Available data below:
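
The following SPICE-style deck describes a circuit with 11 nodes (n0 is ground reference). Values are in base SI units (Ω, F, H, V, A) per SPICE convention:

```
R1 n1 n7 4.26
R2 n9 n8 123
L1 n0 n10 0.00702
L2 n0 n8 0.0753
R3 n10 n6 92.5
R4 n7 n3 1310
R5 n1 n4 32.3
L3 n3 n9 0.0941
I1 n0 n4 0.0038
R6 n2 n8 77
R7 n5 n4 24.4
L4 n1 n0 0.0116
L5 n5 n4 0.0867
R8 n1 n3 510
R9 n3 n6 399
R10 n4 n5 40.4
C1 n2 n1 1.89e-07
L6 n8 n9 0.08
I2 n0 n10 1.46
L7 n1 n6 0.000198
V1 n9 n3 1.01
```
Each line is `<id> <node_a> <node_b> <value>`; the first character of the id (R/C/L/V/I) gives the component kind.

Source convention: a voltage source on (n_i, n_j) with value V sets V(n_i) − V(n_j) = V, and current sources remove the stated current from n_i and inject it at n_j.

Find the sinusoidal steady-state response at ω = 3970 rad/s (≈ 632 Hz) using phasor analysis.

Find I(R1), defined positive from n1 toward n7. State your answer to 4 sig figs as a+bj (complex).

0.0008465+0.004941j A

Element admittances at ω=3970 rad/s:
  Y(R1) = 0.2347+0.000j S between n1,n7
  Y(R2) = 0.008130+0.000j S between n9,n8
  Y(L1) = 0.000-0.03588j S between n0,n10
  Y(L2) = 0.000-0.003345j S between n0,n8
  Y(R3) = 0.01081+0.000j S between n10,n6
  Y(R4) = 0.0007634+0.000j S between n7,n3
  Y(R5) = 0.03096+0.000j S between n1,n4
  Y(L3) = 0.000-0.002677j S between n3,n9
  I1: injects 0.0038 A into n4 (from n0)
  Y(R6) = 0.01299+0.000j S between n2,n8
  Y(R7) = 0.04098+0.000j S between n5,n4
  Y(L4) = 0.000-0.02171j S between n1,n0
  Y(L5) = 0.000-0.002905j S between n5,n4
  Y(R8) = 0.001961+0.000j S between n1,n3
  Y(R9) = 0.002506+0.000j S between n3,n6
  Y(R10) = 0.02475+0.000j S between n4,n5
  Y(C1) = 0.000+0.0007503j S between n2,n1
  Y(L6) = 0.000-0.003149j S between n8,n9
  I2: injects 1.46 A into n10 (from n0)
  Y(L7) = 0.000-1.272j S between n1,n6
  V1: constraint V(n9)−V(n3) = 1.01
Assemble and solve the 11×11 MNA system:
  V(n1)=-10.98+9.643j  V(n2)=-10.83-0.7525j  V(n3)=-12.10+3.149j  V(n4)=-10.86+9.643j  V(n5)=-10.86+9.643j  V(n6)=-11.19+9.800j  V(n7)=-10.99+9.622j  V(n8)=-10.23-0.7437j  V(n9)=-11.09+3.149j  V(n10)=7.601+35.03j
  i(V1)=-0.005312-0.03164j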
End of Available data.
Available data below:
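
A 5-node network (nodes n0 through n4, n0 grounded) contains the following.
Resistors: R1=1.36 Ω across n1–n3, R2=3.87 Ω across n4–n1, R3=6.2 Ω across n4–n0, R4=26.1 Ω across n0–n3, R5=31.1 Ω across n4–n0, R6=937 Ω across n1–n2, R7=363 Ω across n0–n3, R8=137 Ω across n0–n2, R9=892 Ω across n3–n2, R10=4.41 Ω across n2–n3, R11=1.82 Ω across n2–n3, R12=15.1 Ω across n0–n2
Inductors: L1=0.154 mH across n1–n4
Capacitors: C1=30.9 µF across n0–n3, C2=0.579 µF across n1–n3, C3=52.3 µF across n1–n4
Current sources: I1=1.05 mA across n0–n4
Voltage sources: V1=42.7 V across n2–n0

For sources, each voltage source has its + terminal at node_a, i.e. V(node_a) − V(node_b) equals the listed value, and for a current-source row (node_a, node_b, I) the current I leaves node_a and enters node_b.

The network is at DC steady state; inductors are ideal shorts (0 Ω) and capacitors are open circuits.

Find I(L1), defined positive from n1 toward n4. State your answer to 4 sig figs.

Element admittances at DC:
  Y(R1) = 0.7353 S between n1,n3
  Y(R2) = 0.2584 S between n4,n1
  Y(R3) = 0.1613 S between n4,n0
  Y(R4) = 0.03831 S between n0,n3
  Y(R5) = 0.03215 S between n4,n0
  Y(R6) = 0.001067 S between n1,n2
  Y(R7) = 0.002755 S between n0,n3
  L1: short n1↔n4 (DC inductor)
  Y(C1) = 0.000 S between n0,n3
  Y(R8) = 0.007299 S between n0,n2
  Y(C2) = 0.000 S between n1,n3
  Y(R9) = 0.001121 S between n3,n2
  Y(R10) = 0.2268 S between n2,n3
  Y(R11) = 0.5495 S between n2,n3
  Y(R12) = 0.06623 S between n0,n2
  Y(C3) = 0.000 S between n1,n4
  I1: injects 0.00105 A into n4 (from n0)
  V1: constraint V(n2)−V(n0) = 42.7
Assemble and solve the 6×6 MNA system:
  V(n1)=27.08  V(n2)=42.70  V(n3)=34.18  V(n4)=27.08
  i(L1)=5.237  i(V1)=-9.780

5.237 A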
End of Available data.
When the line with "A 5-node network" is reached in the data above, begin copying, and stop after the line with "The network is"; copy each line exactly, both ends included.

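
A 5-node network (nodes n0 through n4, n0 grounded) contains the following.
Resistors: R1=1.36 Ω across n1–n3, R2=3.87 Ω across n4–n1, R3=6.2 Ω across n4–n0, R4=26.1 Ω across n0–n3, R5=31.1 Ω across n4–n0, R6=937 Ω across n1–n2, R7=363 Ω across n0–n3, R8=137 Ω across n0–n2, R9=892 Ω across n3–n2, R10=4.41 Ω across n2–n3, R11=1.82 Ω across n2–n3, R12=15.1 Ω across n0–n2
Inductors: L1=0.154 mH across n1–n4
Capacitors: C1=30.9 µF across n0–n3, C2=0.579 µF across n1–n3, C3=52.3 µF across n1–n4
Current sources: I1=1.05 mA across n0–n4
Voltage sources: V1=42.7 V across n2–n0

For sources, each voltage source has its + terminal at node_a, i.e. V(node_a) − V(node_b) equals the listed value, and for a current-source row (node_a, node_b, I) the current I leaves node_a and enters node_b.

The network is at DC steady state; inductors are ideal shorts (0 Ω) and capacitors are open circuits.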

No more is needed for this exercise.